[ENTRIES SHOWN — start]
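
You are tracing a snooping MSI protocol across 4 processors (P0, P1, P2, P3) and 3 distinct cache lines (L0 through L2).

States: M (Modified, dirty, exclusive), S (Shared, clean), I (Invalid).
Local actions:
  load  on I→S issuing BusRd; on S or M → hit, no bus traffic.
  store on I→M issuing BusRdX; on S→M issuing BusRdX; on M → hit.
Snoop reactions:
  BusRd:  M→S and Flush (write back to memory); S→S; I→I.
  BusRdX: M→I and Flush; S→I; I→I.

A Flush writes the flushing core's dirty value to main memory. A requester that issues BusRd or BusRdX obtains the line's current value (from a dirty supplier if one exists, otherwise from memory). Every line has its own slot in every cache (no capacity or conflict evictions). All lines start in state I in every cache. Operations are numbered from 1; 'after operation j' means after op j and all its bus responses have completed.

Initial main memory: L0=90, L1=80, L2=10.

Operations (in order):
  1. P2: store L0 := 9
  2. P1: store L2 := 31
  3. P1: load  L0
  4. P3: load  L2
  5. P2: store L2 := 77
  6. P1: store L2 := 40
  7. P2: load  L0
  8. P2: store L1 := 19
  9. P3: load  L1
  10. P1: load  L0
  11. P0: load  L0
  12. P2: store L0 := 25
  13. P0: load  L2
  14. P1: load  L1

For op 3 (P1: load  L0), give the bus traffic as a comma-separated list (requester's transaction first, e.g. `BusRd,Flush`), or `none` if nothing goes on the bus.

bus = BusRd,Flush

step 1: P2: store L0 := 9  ⟶  IIMI  (L0)  txn=BusRdX  M[L0]=90
step 2: P1: store L2 := 31  ⟶  IMII  (L2)  txn=BusRdX  M[L2]=10
step 3: P1: load  L0  ⟶  ISSI  (L0)  txn=BusRd+Flush  M[L0]=9
step 4: P3: load  L2  ⟶  ISIS  (L2)  txn=BusRd+Flush  M[L2]=31
step 5: P2: store L2 := 77  ⟶  IIMI  (L2)  txn=BusRdX  M[L2]=31
step 6: P1: store L2 := 40  ⟶  IMII  (L2)  txn=BusRdX+Flush  M[L2]=77
step 7: P2: load  L0  ⟶  ISSI  (L0)  txn=∅  M[L0]=9
step 8: P2: store L1 := 19  ⟶  IIMI  (L1)  txn=BusRdX  M[L1]=80
step 9: P3: load  L1  ⟶  IISS  (L1)  txn=BusRd+Flush  M[L1]=19
step 10: P1: load  L0  ⟶  ISSI  (L0)  txn=∅  M[L0]=9
step 11: P0: load  L0  ⟶  SSSI  (L0)  txn=BusRd  M[L0]=9
step 12: P2: store L0 := 25  ⟶  IIMI  (L0)  txn=BusRdX  M[L0]=9
step 13: P0: load  L2  ⟶  SSII  (L2)  txn=BusRd+Flush  M[L2]=40
step 14: P1: load  L1  ⟶  ISSS  (L1)  txn=BusRd  M[L1]=19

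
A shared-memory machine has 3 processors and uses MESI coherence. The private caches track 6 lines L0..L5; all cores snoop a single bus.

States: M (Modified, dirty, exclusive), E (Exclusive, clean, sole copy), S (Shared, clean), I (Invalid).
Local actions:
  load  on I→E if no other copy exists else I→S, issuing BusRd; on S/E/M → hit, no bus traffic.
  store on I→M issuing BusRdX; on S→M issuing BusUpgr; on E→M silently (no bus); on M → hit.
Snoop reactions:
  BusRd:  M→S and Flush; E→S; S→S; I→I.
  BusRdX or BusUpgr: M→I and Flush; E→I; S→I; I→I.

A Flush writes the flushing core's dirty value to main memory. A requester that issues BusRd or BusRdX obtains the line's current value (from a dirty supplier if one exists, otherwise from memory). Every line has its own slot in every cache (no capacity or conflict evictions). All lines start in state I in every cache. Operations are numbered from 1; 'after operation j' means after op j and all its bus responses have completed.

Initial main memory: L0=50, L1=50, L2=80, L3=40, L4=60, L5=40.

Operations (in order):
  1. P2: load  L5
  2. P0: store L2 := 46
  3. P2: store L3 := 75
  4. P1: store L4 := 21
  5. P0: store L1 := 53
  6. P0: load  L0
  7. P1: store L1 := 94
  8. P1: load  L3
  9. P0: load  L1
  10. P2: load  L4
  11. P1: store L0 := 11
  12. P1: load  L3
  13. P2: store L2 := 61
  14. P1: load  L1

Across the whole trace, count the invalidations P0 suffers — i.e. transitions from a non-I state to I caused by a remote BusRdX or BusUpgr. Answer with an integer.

invalidations = 3

step 1: P2: load  L5  ⟶  IIE  (L5)  txn=BusRd  M[L5]=40
step 2: P0: store L2 := 46  ⟶  MII  (L2)  txn=BusRdX  M[L2]=80
step 3: P2: store L3 := 75  ⟶  IIM  (L3)  txn=BusRdX  M[L3]=40
step 4: P1: store L4 := 21  ⟶  IMI  (L4)  txn=BusRdX  M[L4]=60
step 5: P0: store L1 := 53  ⟶  MII  (L1)  txn=BusRdX  M[L1]=50
step 6: P0: load  L0  ⟶  EII  (L0)  txn=BusRd  M[L0]=50
step 7: P1: store L1 := 94  ⟶  IMI  (L1)  txn=BusRdX+Flush  M[L1]=53
step 8: P1: load  L3  ⟶  ISS  (L3)  txn=BusRd+Flush  M[L3]=75
step 9: P0: load  L1  ⟶  SSI  (L1)  txn=BusRd+Flush  M[L1]=94
step 10: P2: load  L4  ⟶  ISS  (L4)  txn=BusRd+Flush  M[L4]=21
step 11: P1: store L0 := 11  ⟶  IMI  (L0)  txn=BusRdX  M[L0]=50
step 12: P1: load  L3  ⟶  ISS  (L3)  txn=∅  M[L3]=75
step 13: P2: store L2 := 61  ⟶  IIM  (L2)  txn=BusRdX+Flush  M[L2]=46
step 14: P1: load  L1  ⟶  SSI  (L1)  txn=∅  M[L1]=94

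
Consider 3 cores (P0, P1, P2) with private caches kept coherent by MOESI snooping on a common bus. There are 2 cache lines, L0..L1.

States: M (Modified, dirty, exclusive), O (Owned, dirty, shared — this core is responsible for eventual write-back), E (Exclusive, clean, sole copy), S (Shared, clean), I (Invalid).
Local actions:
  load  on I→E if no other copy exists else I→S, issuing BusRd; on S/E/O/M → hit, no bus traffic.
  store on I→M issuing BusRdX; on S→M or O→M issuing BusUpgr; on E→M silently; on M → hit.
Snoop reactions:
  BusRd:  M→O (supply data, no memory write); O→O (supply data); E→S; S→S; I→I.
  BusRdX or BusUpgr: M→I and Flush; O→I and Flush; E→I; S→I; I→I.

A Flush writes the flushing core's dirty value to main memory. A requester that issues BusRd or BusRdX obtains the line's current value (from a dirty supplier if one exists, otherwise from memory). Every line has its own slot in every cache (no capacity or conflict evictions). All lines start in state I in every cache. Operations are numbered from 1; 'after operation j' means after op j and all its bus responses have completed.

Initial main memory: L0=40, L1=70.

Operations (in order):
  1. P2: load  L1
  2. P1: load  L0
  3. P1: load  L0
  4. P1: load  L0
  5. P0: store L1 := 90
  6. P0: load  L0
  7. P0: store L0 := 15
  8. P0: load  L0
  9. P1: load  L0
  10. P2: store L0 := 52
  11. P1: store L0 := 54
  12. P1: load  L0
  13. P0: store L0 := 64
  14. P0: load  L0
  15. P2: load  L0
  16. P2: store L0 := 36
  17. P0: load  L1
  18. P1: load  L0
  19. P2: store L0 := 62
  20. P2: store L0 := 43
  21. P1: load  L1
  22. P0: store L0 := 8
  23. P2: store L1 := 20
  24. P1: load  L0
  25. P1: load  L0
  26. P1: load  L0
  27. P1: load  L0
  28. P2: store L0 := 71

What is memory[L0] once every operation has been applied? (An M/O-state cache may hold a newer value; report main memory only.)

  op1 P2: load  L1 → I/I/E on L1; bus BusRd; mem=70
  op2 P1: load  L0 → I/E/I on L0; bus BusRd; mem=40
  op3 P1: load  L0 → I/E/I on L0; bus (none); mem=40
  op4 P1: load  L0 → I/E/I on L0; bus (none); mem=40
  op5 P0: store L1 := 90 → M/I/I on L1; bus BusRdX; mem=70
  op6 P0: load  L0 → S/S/I on L0; bus BusRd; mem=40
  op7 P0: store L0 := 15 → M/I/I on L0; bus BusUpgr; mem=40
  op8 P0: load  L0 → M/I/I on L0; bus (none); mem=40
  op9 P1: load  L0 → O/S/I on L0; bus BusRd; mem=40
  op10 P2: store L0 := 52 → I/I/M on L0; bus BusRdX Flush; mem=15
  op11 P1: store L0 := 54 → I/M/I on L0; bus BusRdX Flush; mem=52
  op12 P1: load  L0 → I/M/I on L0; bus (none); mem=52
  op13 P0: store L0 := 64 → M/I/I on L0; bus BusRdX Flush; mem=54
  op14 P0: load  L0 → M/I/I on L0; bus (none); mem=54
  op15 P2: load  L0 → O/I/S on L0; bus BusRd; mem=54
  op16 P2: store L0 := 36 → I/I/M on L0; bus BusUpgr Flush; mem=64
  op17 P0: load  L1 → M/I/I on L1; bus (none); mem=70
  op18 P1: load  L0 → I/S/O on L0; bus BusRd; mem=64
  op19 P2: store L0 := 62 → I/I/M on L0; bus BusUpgr; mem=64
  op20 P2: store L0 := 43 → I/I/M on L0; bus (none); mem=64
  op21 P1: load  L1 → O/S/I on L1; bus BusRd; mem=70
  op22 P0: store L0 := 8 → M/I/I on L0; bus BusRdX Flush; mem=43
  op23 P2: store L1 := 20 → I/I/M on L1; bus BusRdX Flush; mem=90
  op24 P1: load  L0 → O/S/I on L0; bus BusRd; mem=43
  op25 P1: load  L0 → O/S/I on L0; bus (none); mem=43
  op26 P1: load  L0 → O/S/I on L0; bus (none); mem=43
  op27 P1: load  L0 → O/S/I on L0; bus (none); mem=43
  op28 P2: store L0 := 71 → I/I/M on L0; bus BusRdX Flush; mem=8

memory[L0] = 8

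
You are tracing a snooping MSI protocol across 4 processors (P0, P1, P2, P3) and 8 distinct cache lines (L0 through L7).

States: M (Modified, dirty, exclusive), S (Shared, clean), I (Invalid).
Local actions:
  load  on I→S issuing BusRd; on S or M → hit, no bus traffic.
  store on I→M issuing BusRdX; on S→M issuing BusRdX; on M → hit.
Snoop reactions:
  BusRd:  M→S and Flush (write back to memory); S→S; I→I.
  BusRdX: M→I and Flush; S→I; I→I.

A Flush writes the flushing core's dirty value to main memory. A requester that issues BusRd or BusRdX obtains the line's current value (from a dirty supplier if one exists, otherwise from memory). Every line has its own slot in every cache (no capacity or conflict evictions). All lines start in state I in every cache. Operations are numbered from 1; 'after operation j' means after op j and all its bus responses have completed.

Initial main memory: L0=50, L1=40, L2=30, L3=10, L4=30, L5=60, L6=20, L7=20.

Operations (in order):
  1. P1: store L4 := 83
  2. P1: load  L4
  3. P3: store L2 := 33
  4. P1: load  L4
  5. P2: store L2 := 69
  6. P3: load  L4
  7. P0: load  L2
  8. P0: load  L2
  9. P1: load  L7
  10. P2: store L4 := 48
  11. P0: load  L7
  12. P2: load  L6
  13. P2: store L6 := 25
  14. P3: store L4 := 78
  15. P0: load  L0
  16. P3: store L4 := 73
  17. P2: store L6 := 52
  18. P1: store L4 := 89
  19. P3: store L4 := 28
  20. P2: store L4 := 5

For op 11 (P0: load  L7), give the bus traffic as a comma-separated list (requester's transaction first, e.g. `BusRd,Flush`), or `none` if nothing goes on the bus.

bus = BusRd

1. P1: store L4 := 83  bus=[BusRdX]  L4: P0=I P1=M P2=I P3=I  mem[L4]=30
2. P1: load  L4  bus=[-]  L4: P0=I P1=M P2=I P3=I  mem[L4]=30
3. P3: store L2 := 33  bus=[BusRdX]  L2: P0=I P1=I P2=I P3=M  mem[L2]=30
4. P1: load  L4  bus=[-]  L4: P0=I P1=M P2=I P3=I  mem[L4]=30
5. P2: store L2 := 69  bus=[BusRdX,Flush]  L2: P0=I P1=I P2=M P3=I  mem[L2]=33
6. P3: load  L4  bus=[BusRd,Flush]  L4: P0=I P1=S P2=I P3=S  mem[L4]=83
7. P0: load  L2  bus=[BusRd,Flush]  L2: P0=S P1=I P2=S P3=I  mem[L2]=69
8. P0: load  L2  bus=[-]  L2: P0=S P1=I P2=S P3=I  mem[L2]=69
9. P1: load  L7  bus=[BusRd]  L7: P0=I P1=S P2=I P3=I  mem[L7]=20
10. P2: store L4 := 48  bus=[BusRdX]  L4: P0=I P1=I P2=M P3=I  mem[L4]=83
11. P0: load  L7  bus=[BusRd]  L7: P0=S P1=S P2=I P3=I  mem[L7]=20
12. P2: load  L6  bus=[BusRd]  L6: P0=I P1=I P2=S P3=I  mem[L6]=20
13. P2: store L6 := 25  bus=[BusRdX]  L6: P0=I P1=I P2=M P3=I  mem[L6]=20
14. P3: store L4 := 78  bus=[BusRdX,Flush]  L4: P0=I P1=I P2=I P3=M  mem[L4]=48
15. P0: load  L0  bus=[BusRd]  L0: P0=S P1=I P2=I P3=I  mem[L0]=50
16. P3: store L4 := 73  bus=[-]  L4: P0=I P1=I P2=I P3=M  mem[L4]=48
17. P2: store L6 := 52  bus=[-]  L6: P0=I P1=I P2=M P3=I  mem[L6]=20
18. P1: store L4 := 89  bus=[BusRdX,Flush]  L4: P0=I P1=M P2=I P3=I  mem[L4]=73
19. P3: store L4 := 28  bus=[BusRdX,Flush]  L4: P0=I P1=I P2=I P3=M  mem[L4]=89
20. P2: store L4 := 5  bus=[BusRdX,Flush]  L4: P0=I P1=I P2=M P3=I  mem[L4]=28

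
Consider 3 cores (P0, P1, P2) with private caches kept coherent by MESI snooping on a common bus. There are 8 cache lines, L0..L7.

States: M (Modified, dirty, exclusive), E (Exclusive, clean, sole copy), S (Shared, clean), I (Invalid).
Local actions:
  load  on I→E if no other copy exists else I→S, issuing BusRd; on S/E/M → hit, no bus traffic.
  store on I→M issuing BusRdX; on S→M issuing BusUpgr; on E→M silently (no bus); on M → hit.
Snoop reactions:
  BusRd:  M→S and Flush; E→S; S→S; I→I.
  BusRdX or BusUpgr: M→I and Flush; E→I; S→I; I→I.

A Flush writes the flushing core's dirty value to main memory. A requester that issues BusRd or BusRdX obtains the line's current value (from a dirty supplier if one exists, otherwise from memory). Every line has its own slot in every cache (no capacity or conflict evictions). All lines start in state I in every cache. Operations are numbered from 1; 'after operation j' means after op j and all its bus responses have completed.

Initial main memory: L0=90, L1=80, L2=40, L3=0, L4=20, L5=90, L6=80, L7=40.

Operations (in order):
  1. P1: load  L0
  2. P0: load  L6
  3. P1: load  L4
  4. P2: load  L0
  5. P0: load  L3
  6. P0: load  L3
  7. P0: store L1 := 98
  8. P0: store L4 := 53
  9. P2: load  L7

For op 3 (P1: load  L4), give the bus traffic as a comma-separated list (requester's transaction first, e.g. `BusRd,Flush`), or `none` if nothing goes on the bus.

  op1 P1: load  L0 → I/E/I on L0; bus BusRd; mem=90
  op2 P0: load  L6 → E/I/I on L6; bus BusRd; mem=80
  op3 P1: load  L4 → I/E/I on L4; bus BusRd; mem=20
  op4 P2: load  L0 → I/S/S on L0; bus BusRd; mem=90
  op5 P0: load  L3 → E/I/I on L3; bus BusRd; mem=0
  op6 P0: load  L3 → E/I/I on L3; bus (none); mem=0
  op7 P0: store L1 := 98 → M/I/I on L1; bus BusRdX; mem=80
  op8 P0: store L4 := 53 → M/I/I on L4; bus BusRdX; mem=20
  op9 P2: load  L7 → I/I/E on L7; bus BusRd; mem=40

bus = BusRd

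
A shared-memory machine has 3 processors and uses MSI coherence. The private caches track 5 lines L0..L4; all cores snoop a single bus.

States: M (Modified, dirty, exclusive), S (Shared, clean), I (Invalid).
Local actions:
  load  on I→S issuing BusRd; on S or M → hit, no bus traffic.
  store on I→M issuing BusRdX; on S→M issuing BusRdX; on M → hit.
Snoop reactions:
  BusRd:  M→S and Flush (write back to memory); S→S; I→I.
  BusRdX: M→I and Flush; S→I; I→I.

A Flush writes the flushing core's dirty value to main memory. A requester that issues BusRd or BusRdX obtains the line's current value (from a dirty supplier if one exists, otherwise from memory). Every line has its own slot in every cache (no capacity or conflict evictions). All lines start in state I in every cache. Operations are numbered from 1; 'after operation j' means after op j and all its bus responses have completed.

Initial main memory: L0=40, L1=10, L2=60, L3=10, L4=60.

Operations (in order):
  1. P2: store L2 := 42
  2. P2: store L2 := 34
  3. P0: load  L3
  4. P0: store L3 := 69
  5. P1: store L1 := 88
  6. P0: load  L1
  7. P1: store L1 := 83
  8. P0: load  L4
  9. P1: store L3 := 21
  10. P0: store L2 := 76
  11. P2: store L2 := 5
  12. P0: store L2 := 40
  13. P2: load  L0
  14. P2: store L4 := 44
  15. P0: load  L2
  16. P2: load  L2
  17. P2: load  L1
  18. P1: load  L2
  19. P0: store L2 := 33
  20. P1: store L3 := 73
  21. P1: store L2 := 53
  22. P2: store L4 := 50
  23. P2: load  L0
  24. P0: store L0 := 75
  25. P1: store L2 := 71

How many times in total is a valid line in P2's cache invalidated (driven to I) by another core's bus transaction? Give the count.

  op1 P2: store L2 := 42 → I/I/M on L2; bus BusRdX; mem=60
  op2 P2: store L2 := 34 → I/I/M on L2; bus (none); mem=60
  op3 P0: load  L3 → S/I/I on L3; bus BusRd; mem=10
  op4 P0: store L3 := 69 → M/I/I on L3; bus BusRdX; mem=10
  op5 P1: store L1 := 88 → I/M/I on L1; bus BusRdX; mem=10
  op6 P0: load  L1 → S/S/I on L1; bus BusRd Flush; mem=88
  op7 P1: store L1 := 83 → I/M/I on L1; bus BusRdX; mem=88
  op8 P0: load  L4 → S/I/I on L4; bus BusRd; mem=60
  op9 P1: store L3 := 21 → I/M/I on L3; bus BusRdX Flush; mem=69
  op10 P0: store L2 := 76 → M/I/I on L2; bus BusRdX Flush; mem=34
  op11 P2: store L2 := 5 → I/I/M on L2; bus BusRdX Flush; mem=76
  op12 P0: store L2 := 40 → M/I/I on L2; bus BusRdX Flush; mem=5
  op13 P2: load  L0 → I/I/S on L0; bus BusRd; mem=40
  op14 P2: store L4 := 44 → I/I/M on L4; bus BusRdX; mem=60
  op15 P0: load  L2 → M/I/I on L2; bus (none); mem=5
  op16 P2: load  L2 → S/I/S on L2; bus BusRd Flush; mem=40
  op17 P2: load  L1 → I/S/S on L1; bus BusRd Flush; mem=83
  op18 P1: load  L2 → S/S/S on L2; bus BusRd; mem=40
  op19 P0: store L2 := 33 → M/I/I on L2; bus BusRdX; mem=40
  op20 P1: store L3 := 73 → I/M/I on L3; bus (none); mem=69
  op21 P1: store L2 := 53 → I/M/I on L2; bus BusRdX Flush; mem=33
  op22 P2: store L4 := 50 → I/I/M on L4; bus (none); mem=60
  op23 P2: load  L0 → I/I/S on L0; bus (none); mem=40
  op24 P0: store L0 := 75 → M/I/I on L0; bus BusRdX; mem=40
  op25 P1: store L2 := 71 → I/M/I on L2; bus (none); mem=33

invalidations = 4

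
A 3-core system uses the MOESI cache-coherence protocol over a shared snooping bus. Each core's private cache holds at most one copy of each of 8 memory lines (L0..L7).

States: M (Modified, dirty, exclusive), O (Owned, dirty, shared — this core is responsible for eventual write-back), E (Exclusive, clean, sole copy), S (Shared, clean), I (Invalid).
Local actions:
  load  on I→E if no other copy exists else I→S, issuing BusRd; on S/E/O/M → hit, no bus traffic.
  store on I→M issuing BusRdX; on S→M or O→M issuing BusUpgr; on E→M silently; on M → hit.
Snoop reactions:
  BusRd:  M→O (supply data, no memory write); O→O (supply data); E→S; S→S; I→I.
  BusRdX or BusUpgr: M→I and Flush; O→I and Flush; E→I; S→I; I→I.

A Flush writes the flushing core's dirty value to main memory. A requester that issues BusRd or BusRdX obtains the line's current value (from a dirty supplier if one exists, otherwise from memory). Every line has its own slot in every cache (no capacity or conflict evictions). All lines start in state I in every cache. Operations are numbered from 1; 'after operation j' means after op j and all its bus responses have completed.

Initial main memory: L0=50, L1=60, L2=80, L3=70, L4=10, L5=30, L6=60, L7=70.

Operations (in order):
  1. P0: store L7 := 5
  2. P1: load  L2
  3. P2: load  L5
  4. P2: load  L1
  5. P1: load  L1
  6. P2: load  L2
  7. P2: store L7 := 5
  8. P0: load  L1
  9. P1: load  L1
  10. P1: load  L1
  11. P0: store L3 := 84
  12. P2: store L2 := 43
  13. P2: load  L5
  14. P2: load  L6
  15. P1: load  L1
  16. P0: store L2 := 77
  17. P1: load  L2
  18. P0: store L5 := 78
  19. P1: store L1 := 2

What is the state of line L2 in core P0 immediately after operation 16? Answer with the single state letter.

state = M

step 1: P0: store L7 := 5  ⟶  MII  (L7)  txn=BusRdX  M[L7]=70
step 2: P1: load  L2  ⟶  IEI  (L2)  txn=BusRd  M[L2]=80
step 3: P2: load  L5  ⟶  IIE  (L5)  txn=BusRd  M[L5]=30
step 4: P2: load  L1  ⟶  IIE  (L1)  txn=BusRd  M[L1]=60
step 5: P1: load  L1  ⟶  ISS  (L1)  txn=BusRd  M[L1]=60
step 6: P2: load  L2  ⟶  ISS  (L2)  txn=BusRd  M[L2]=80
step 7: P2: store L7 := 5  ⟶  IIM  (L7)  txn=BusRdX+Flush  M[L7]=5
step 8: P0: load  L1  ⟶  SSS  (L1)  txn=BusRd  M[L1]=60
step 9: P1: load  L1  ⟶  SSS  (L1)  txn=∅  M[L1]=60
step 10: P1: load  L1  ⟶  SSS  (L1)  txn=∅  M[L1]=60
step 11: P0: store L3 := 84  ⟶  MII  (L3)  txn=BusRdX  M[L3]=70
step 12: P2: store L2 := 43  ⟶  IIM  (L2)  txn=BusUpgr  M[L2]=80
step 13: P2: load  L5  ⟶  IIE  (L5)  txn=∅  M[L5]=30
step 14: P2: load  L6  ⟶  IIE  (L6)  txn=BusRd  M[L6]=60
step 15: P1: load  L1  ⟶  SSS  (L1)  txn=∅  M[L1]=60
step 16: P0: store L2 := 77  ⟶  MII  (L2)  txn=BusRdX+Flush  M[L2]=43
step 17: P1: load  L2  ⟶  OSI  (L2)  txn=BusRd  M[L2]=43
step 18: P0: store L5 := 78  ⟶  MII  (L5)  txn=BusRdX  M[L5]=30
step 19: P1: store L1 := 2  ⟶  IMI  (L1)  txn=BusUpgr  M[L1]=60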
[ENTRIES SHOWN — finish]
| AIM OF THE TASK |
Only lines with the string "uses" belong in the answer; copy each of them from the listing.

| SOLUTION TO THIS TASK |
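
A shared-memory machine has 3 processors and uses MESI coherence. The private caches track 6 lines L0..L5; all cores snoop a single bus.
A shared-memory machine has 3 processors and uses MSI coherence. The private caches track 5 lines L0..L4; all cores snoop a single bus.
A 3-core system uses the MOESI cache-coherence protocol over a shared snooping bus. Each core's private cache holds at most one copy of each of 8 memory lines (L0..L7).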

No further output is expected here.